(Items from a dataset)
++++

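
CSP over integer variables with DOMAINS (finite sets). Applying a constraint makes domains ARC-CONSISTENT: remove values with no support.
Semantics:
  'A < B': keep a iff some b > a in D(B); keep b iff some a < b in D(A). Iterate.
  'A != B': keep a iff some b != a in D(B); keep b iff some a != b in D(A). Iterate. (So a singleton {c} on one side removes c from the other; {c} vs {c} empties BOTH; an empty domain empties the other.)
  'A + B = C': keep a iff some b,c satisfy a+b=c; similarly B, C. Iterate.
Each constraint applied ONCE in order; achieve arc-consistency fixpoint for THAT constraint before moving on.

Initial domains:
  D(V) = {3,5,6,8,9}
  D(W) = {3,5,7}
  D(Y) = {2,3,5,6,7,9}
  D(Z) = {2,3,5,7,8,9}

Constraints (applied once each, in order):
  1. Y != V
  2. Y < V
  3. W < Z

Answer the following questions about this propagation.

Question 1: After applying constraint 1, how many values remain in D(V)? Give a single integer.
Answer: 5

Derivation:
Constraint 1 (Y != V) on D(Y)={2,3,5,6,7,9} D(V)={3,5,6,8,9}: no change
So after constraint 1: D(V)={3,5,6,8,9}, size = 5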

++++

▶ _Exercise goal_: In the entries above, count each line containing the word "order" and reply with only the count.

▶ _Result for this exercise_: 2